Work item >>
The records below are to be transcribed in full, exactly as given.

Collected data:
-.-.-
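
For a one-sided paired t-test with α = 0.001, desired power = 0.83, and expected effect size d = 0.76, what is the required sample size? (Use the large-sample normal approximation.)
n = 29 pairs

Sample size formula (paired t-test, normal approximation):
n = ((z_α + z_β) / d)²

z_α = 3.090 (for α = 0.001, one-sided)
z_β = 0.954 (for power = 0.83)
d = 0.76

n = ((3.090 + 0.954) / 0.76)²
n = (5.321)²
n ≈ 28.31
Round up to the next whole number: n = 29 pairs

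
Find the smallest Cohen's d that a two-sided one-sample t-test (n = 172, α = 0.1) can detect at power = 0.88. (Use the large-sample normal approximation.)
d ≈ 0.22

Minimum detectable effect (one-sample t-test, normal approximation):
d = (z_{α/2} + z_β) / √n
d = (1.645 + 1.175) / √172
d = 2.820 / 13.115
d ≈ 0.22

By Cohen's convention (0.2 small / 0.5 medium / 0.8 large): small effect.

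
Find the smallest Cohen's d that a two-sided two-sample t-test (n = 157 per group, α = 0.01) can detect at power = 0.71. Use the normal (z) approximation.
d ≈ 0.35

Minimum detectable effect (two-sample t-test, normal approximation):
d = (z_{α/2} + z_β) / √(n/2)
d = (2.576 + 0.553) / √(157/2)
d = 3.129 / 8.860
d ≈ 0.35

By Cohen's convention (0.2 small / 0.5 medium / 0.8 large): small effect.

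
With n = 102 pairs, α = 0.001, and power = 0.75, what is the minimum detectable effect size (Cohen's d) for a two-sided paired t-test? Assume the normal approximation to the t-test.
d ≈ 0.39

Minimum detectable effect (paired t-test, normal approximation):
d = (z_{α/2} + z_β) / √n
d = (3.291 + 0.674) / √102
d = 3.965 / 10.100
d ≈ 0.39

By Cohen's convention (0.2 small / 0.5 medium / 0.8 large): small effect.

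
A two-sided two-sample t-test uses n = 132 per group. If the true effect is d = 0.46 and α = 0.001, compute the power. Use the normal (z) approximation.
Power ≈ 0.67

Power calculation (two-sample t-test, normal approximation):
z_β = d · √(n/2) - z_{α/2}
z_β = 0.46 · √(132/2) - 3.291
z_β = 0.46 · 8.124 - 3.291
z_β = 0.447

Power = Φ(z_β) = Φ(0.447) ≈ 0.672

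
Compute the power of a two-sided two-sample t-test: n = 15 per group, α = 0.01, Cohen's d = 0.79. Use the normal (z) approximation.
Power ≈ 0.34

Power calculation (two-sample t-test, normal approximation):
z_β = d · √(n/2) - z_{α/2}
z_β = 0.79 · √(15/2) - 2.576
z_β = 0.79 · 2.739 - 2.576
z_β = -0.412

Power = Φ(z_β) = Φ(-0.412) ≈ 0.340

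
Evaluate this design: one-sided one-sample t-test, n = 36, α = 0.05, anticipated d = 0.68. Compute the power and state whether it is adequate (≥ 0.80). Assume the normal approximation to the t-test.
Power ≈ 0.99; the study is adequately powered (power ≥ 0.80)

Power calculation (one-sample t-test, normal approximation):
z_β = d · √n - z_α
z_β = 0.68 · √36 - 1.645
z_β = 0.68 · 6.000 - 1.645
z_β = 2.435

Power = Φ(z_β) = Φ(2.435) ≈ 0.993

Effect size d = 0.68 is medium by Cohen's convention (0.2/0.5/0.8).

Threshold: power ≥ 0.80 is conventionally adequate.
Power ≈ 0.99 → the study is adequately powered (power ≥ 0.80).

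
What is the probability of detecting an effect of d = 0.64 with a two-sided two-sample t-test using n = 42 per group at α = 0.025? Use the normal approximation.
Power ≈ 0.76

Power calculation (two-sample t-test, normal approximation):
z_β = d · √(n/2) - z_{α/2}
z_β = 0.64 · √(42/2) - 2.241
z_β = 0.64 · 4.583 - 2.241
z_β = 0.691

Power = Φ(z_β) = Φ(0.691) ≈ 0.755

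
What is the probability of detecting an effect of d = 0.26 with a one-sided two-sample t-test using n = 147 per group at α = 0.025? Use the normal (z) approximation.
Power ≈ 0.61

Power calculation (two-sample t-test, normal approximation):
z_β = d · √(n/2) - z_α
z_β = 0.26 · √(147/2) - 1.960
z_β = 0.26 · 8.573 - 1.960
z_β = 0.269

Power = Φ(z_β) = Φ(0.269) ≈ 0.606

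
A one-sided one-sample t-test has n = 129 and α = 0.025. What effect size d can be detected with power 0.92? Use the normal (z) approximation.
d ≈ 0.30

Minimum detectable effect (one-sample t-test, normal approximation):
d = (z_α + z_β) / √n
d = (1.960 + 1.405) / √129
d = 3.365 / 11.358
d ≈ 0.30

By Cohen's convention (0.2 small / 0.5 medium / 0.8 large): small effect.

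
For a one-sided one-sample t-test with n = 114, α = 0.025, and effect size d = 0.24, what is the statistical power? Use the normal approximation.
Power ≈ 0.73

Power calculation (one-sample t-test, normal approximation):
z_β = d · √n - z_α
z_β = 0.24 · √114 - 1.960
z_β = 0.24 · 10.677 - 1.960
z_β = 0.603

Power = Φ(z_β) = Φ(0.603) ≈ 0.727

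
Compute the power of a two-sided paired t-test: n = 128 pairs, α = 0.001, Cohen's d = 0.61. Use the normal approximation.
Power ≈ 1.00

Power calculation (paired t-test, normal approximation):
z_β = d · √n - z_{α/2}
z_β = 0.61 · √128 - 3.291
z_β = 0.61 · 11.314 - 3.291
z_β = 3.611

Power = Φ(z_β) = Φ(3.611) ≈ 1.000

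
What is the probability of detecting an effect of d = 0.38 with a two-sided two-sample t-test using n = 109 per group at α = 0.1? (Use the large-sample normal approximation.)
Power ≈ 0.88

Power calculation (two-sample t-test, normal approximation):
z_β = d · √(n/2) - z_{α/2}
z_β = 0.38 · √(109/2) - 1.645
z_β = 0.38 · 7.382 - 1.645
z_β = 1.160

Power = Φ(z_β) = Φ(1.160) ≈ 0.877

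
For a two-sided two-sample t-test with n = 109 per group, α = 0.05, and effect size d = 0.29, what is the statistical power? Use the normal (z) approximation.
Power ≈ 0.57

Power calculation (two-sample t-test, normal approximation):
z_β = d · √(n/2) - z_{α/2}
z_β = 0.29 · √(109/2) - 1.960
z_β = 0.29 · 7.382 - 1.960
z_β = 0.181

Power = Φ(z_β) = Φ(0.181) ≈ 0.572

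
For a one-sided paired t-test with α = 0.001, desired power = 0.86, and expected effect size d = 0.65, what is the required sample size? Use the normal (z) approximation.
n = 42 pairs

Sample size formula (paired t-test, normal approximation):
n = ((z_α + z_β) / d)²

z_α = 3.090 (for α = 0.001, one-sided)
z_β = 1.080 (for power = 0.86)
d = 0.65

n = ((3.090 + 1.080) / 0.65)²
n = (6.415)²
n ≈ 41.15
Round up to the next whole number: n = 42 pairs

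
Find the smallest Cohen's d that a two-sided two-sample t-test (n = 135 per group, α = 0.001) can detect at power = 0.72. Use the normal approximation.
d ≈ 0.47

Minimum detectable effect (two-sample t-test, normal approximation):
d = (z_{α/2} + z_β) / √(n/2)
d = (3.291 + 0.583) / √(135/2)
d = 3.873 / 8.216
d ≈ 0.47

By Cohen's convention (0.2 small / 0.5 medium / 0.8 large): small effect.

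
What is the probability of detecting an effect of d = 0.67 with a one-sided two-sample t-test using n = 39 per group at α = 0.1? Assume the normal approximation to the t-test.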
-.-.-
Response for this exercise >>
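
For a one-sided paired t-test with α = 0.001, desired power = 0.83, and expected effect size d = 0.76, what is the required sample size? (Use the large-sample normal approximation.)
n = 29 pairs

Sample size formula (paired t-test, normal approximation):
n = ((z_α + z_β) / d)²

z_α = 3.090 (for α = 0.001, one-sided)
z_β = 0.954 (for power = 0.83)
d = 0.76

n = ((3.090 + 0.954) / 0.76)²
n = (5.321)²
n ≈ 28.31
Round up to the next whole number: n = 29 pairs

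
Find the smallest Cohen's d that a two-sided one-sample t-test (n = 172, α = 0.1) can detect at power = 0.88. (Use the large-sample normal approximation.)
d ≈ 0.22

Minimum detectable effect (one-sample t-test, normal approximation):
d = (z_{α/2} + z_β) / √n
d = (1.645 + 1.175) / √172
d = 2.820 / 13.115
d ≈ 0.22

By Cohen's convention (0.2 small / 0.5 medium / 0.8 large): small effect.

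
Find the smallest Cohen's d that a two-sided two-sample t-test (n = 157 per group, α = 0.01) can detect at power = 0.71. Use the normal (z) approximation.
d ≈ 0.35

Minimum detectable effect (two-sample t-test, normal approximation):
d = (z_{α/2} + z_β) / √(n/2)
d = (2.576 + 0.553) / √(157/2)
d = 3.129 / 8.860
d ≈ 0.35

By Cohen's convention (0.2 small / 0.5 medium / 0.8 large): small effect.

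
With n = 102 pairs, α = 0.001, and power = 0.75, what is the minimum detectable effect size (Cohen's d) for a two-sided paired t-test? Assume the normal approximation to the t-test.
d ≈ 0.39

Minimum detectable effect (paired t-test, normal approximation):
d = (z_{α/2} + z_β) / √n
d = (3.291 + 0.674) / √102
d = 3.965 / 10.100
d ≈ 0.39

By Cohen's convention (0.2 small / 0.5 medium / 0.8 large): small effect.

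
A two-sided two-sample t-test uses n = 132 per group. If the true effect is d = 0.46 and α = 0.001, compute the power. Use the normal (z) approximation.
Power ≈ 0.67

Power calculation (two-sample t-test, normal approximation):
z_β = d · √(n/2) - z_{α/2}
z_β = 0.46 · √(132/2) - 3.291
z_β = 0.46 · 8.124 - 3.291
z_β = 0.447

Power = Φ(z_β) = Φ(0.447) ≈ 0.672

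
Compute the power of a two-sided two-sample t-test: n = 15 per group, α = 0.01, Cohen's d = 0.79. Use the normal (z) approximation.
Power ≈ 0.34

Power calculation (two-sample t-test, normal approximation):
z_β = d · √(n/2) - z_{α/2}
z_β = 0.79 · √(15/2) - 2.576
z_β = 0.79 · 2.739 - 2.576
z_β = -0.412

Power = Φ(z_β) = Φ(-0.412) ≈ 0.340

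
Evaluate this design: one-sided one-sample t-test, n = 36, α = 0.05, anticipated d = 0.68. Compute the power and state whether it is adequate (≥ 0.80). Assume the normal approximation to the t-test.
Power ≈ 0.99; the study is adequately powered (power ≥ 0.80)

Power calculation (one-sample t-test, normal approximation):
z_β = d · √n - z_α
z_β = 0.68 · √36 - 1.645
z_β = 0.68 · 6.000 - 1.645
z_β = 2.435

Power = Φ(z_β) = Φ(2.435) ≈ 0.993

Effect size d = 0.68 is medium by Cohen's convention (0.2/0.5/0.8).

Threshold: power ≥ 0.80 is conventionally adequate.
Power ≈ 0.99 → the study is adequately powered (power ≥ 0.80).

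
What is the probability of detecting an effect of d = 0.64 with a two-sided two-sample t-test using n = 42 per group at α = 0.025? Use the normal approximation.
Power ≈ 0.76

Power calculation (two-sample t-test, normal approximation):
z_β = d · √(n/2) - z_{α/2}
z_β = 0.64 · √(42/2) - 2.241
z_β = 0.64 · 4.583 - 2.241
z_β = 0.691

Power = Φ(z_β) = Φ(0.691) ≈ 0.755

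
What is the probability of detecting an effect of d = 0.26 with a one-sided two-sample t-test using n = 147 per group at α = 0.025? Use the normal (z) approximation.
Power ≈ 0.61

Power calculation (two-sample t-test, normal approximation):
z_β = d · √(n/2) - z_α
z_β = 0.26 · √(147/2) - 1.960
z_β = 0.26 · 8.573 - 1.960
z_β = 0.269

Power = Φ(z_β) = Φ(0.269) ≈ 0.606

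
A one-sided one-sample t-test has n = 129 and α = 0.025. What effect size d can be detected with power 0.92? Use the normal (z) approximation.
d ≈ 0.30

Minimum detectable effect (one-sample t-test, normal approximation):
d = (z_α + z_β) / √n
d = (1.960 + 1.405) / √129
d = 3.365 / 11.358
d ≈ 0.30

By Cohen's convention (0.2 small / 0.5 medium / 0.8 large): small effect.

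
For a one-sided one-sample t-test with n = 114, α = 0.025, and effect size d = 0.24, what is the statistical power? Use the normal approximation.
Power ≈ 0.73

Power calculation (one-sample t-test, normal approximation):
z_β = d · √n - z_α
z_β = 0.24 · √114 - 1.960
z_β = 0.24 · 10.677 - 1.960
z_β = 0.603

Power = Φ(z_β) = Φ(0.603) ≈ 0.727

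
Compute the power of a two-sided paired t-test: n = 128 pairs, α = 0.001, Cohen's d = 0.61. Use the normal approximation.
Power ≈ 1.00

Power calculation (paired t-test, normal approximation):
z_β = d · √n - z_{α/2}
z_β = 0.61 · √128 - 3.291
z_β = 0.61 · 11.314 - 3.291
z_β = 3.611

Power = Φ(z_β) = Φ(3.611) ≈ 1.000

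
What is the probability of detecting an effect of d = 0.38 with a two-sided two-sample t-test using n = 109 per group at α = 0.1? (Use the large-sample normal approximation.)
Power ≈ 0.88

Power calculation (two-sample t-test, normal approximation):
z_β = d · √(n/2) - z_{α/2}
z_β = 0.38 · √(109/2) - 1.645
z_β = 0.38 · 7.382 - 1.645
z_β = 1.160

Power = Φ(z_β) = Φ(1.160) ≈ 0.877

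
For a two-sided two-sample t-test with n = 109 per group, α = 0.05, and effect size d = 0.29, what is the statistical power? Use the normal (z) approximation.
Power ≈ 0.57

Power calculation (two-sample t-test, normal approximation):
z_β = d · √(n/2) - z_{α/2}
z_β = 0.29 · √(109/2) - 1.960
z_β = 0.29 · 7.382 - 1.960
z_β = 0.181

Power = Φ(z_β) = Φ(0.181) ≈ 0.572

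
For a one-sided paired t-test with α = 0.001, desired power = 0.86, and expected effect size d = 0.65, what is the required sample size? Use the normal (z) approximation.
n = 42 pairs

Sample size formula (paired t-test, normal approximation):
n = ((z_α + z_β) / d)²

z_α = 3.090 (for α = 0.001, one-sided)
z_β = 1.080 (for power = 0.86)
d = 0.65

n = ((3.090 + 1.080) / 0.65)²
n = (6.415)²
n ≈ 41.15
Round up to the next whole number: n = 42 pairs

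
Find the smallest Cohen's d that a two-sided two-sample t-test (n = 135 per group, α = 0.001) can detect at power = 0.72. Use the normal approximation.
d ≈ 0.47

Minimum detectable effect (two-sample t-test, normal approximation):
d = (z_{α/2} + z_β) / √(n/2)
d = (3.291 + 0.583) / √(135/2)
d = 3.873 / 8.216
d ≈ 0.47

By Cohen's convention (0.2 small / 0.5 medium / 0.8 large): small effect.

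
What is the probability of detecting an effect of d = 0.67 with a one-sided two-sample t-test using n = 39 per group at α = 0.1? Assume the normal approximation to the t-test.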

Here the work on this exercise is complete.